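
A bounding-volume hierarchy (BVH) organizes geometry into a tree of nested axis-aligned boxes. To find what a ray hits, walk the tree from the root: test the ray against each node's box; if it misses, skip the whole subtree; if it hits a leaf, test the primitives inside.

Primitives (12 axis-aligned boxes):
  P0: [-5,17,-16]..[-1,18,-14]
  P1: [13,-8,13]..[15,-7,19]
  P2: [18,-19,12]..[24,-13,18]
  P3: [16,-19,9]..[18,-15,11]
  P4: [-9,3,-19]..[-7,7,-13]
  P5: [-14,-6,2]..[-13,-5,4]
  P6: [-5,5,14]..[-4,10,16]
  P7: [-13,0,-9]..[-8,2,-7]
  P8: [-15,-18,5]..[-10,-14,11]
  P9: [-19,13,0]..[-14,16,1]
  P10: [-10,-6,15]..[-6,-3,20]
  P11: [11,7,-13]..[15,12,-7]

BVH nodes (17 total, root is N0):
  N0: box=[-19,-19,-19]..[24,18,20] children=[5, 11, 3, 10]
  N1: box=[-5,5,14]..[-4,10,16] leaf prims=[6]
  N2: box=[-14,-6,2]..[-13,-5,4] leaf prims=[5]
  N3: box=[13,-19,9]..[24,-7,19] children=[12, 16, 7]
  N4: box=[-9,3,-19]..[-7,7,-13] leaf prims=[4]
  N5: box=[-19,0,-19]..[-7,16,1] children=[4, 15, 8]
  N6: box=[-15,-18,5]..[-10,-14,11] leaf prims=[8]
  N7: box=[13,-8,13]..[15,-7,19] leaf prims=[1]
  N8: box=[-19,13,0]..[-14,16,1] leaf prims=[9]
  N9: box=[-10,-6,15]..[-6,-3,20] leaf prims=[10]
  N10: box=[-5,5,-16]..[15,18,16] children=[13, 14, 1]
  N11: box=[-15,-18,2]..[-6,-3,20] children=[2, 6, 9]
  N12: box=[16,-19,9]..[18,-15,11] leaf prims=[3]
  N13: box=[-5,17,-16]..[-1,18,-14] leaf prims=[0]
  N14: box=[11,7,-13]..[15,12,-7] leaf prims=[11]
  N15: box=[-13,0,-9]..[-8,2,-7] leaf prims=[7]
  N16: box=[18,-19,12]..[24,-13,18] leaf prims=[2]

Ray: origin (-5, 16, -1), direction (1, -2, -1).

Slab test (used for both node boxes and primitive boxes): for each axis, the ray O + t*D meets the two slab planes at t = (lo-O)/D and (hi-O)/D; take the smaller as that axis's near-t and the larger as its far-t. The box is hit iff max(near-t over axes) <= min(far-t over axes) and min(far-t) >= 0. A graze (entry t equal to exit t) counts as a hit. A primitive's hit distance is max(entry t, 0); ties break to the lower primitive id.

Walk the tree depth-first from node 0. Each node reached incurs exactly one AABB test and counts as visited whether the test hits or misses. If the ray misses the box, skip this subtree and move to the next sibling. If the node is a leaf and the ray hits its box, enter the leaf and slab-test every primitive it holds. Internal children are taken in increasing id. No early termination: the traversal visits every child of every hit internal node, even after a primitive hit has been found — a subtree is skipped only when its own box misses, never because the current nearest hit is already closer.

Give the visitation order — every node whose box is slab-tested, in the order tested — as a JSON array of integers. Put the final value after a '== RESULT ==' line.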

==*==

Aim of the task >> Reproduce the entries exactly, starting at their first line and stopping after the line with "N4: box=[-9,3,-19]..[-7,7,-13] leaf".

Solution to this problem >>
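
A bounding-volume hierarchy (BVH) organizes geometry into a tree of nested axis-aligned boxes. To find what a ray hits, walk the tree from the root: test the ray against each node's box; if it misses, skip the whole subtree; if it hits a leaf, test the primitives inside.

Primitives (12 axis-aligned boxes):
  P0: [-5,17,-16]..[-1,18,-14]
  P1: [13,-8,13]..[15,-7,19]
  P2: [18,-19,12]..[24,-13,18]
  P3: [16,-19,9]..[18,-15,11]
  P4: [-9,3,-19]..[-7,7,-13]
  P5: [-14,-6,2]..[-13,-5,4]
  P6: [-5,5,14]..[-4,10,16]
  P7: [-13,0,-9]..[-8,2,-7]
  P8: [-15,-18,5]..[-10,-14,11]
  P9: [-19,13,0]..[-14,16,1]
  P10: [-10,-6,15]..[-6,-3,20]
  P11: [11,7,-13]..[15,12,-7]

BVH nodes (17 total, root is N0):
  N0: box=[-19,-19,-19]..[24,18,20] children=[5, 11, 3, 10]
  N1: box=[-5,5,14]..[-4,10,16] leaf prims=[6]
  N2: box=[-14,-6,2]..[-13,-5,4] leaf prims=[5]
  N3: box=[13,-19,9]..[24,-7,19] children=[12, 16, 7]
  N4: box=[-9,3,-19]..[-7,7,-13] leaf prims=[4]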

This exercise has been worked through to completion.